» **Supplied data**

== Segment start ==

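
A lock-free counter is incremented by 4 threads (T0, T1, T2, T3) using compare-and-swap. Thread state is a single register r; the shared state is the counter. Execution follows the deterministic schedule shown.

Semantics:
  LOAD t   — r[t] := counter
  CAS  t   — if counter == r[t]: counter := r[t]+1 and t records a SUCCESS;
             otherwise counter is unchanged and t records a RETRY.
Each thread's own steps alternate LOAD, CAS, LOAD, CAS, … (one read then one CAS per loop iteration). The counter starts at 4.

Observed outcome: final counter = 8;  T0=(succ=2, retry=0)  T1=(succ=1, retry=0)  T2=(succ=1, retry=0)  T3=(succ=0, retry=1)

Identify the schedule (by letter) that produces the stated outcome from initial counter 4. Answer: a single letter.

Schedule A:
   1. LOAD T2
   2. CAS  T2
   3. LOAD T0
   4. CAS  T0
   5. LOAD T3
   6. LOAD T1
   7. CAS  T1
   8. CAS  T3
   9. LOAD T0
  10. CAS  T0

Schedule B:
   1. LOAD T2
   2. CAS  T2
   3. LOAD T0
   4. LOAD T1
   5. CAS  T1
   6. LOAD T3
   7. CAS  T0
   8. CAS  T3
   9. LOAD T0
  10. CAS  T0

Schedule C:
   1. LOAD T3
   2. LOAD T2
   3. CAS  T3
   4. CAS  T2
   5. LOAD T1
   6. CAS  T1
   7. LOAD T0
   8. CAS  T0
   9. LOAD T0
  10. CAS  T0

A

Tracing schedule A:
T2 LOAD — after: cnt=4, r=4 — load
T2 CAS — after: cnt=5, r=4 — ok
T0 LOAD — after: cnt=5, r=5 — load
T0 CAS — after: cnt=6, r=5 — ok
T3 LOAD — after: cnt=6, r=6 — load
T1 LOAD — after: cnt=6, r=6 — load
T1 CAS — after: cnt=7, r=6 — ok
T3 CAS — after: cnt=7, r=6 — retry
T0 LOAD — after: cnt=7, r=7 — load
T0 CAS — after: cnt=8, r=7 — ok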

== Segment end ==

» **Work task**
Each line that includes the string "records" should be copied from the data.

» **Result of the exercise**
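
  CAS  t   — if counter == r[t]: counter := r[t]+1 and t records a SUCCESS;
             otherwise counter is unchanged and t records a RETRY.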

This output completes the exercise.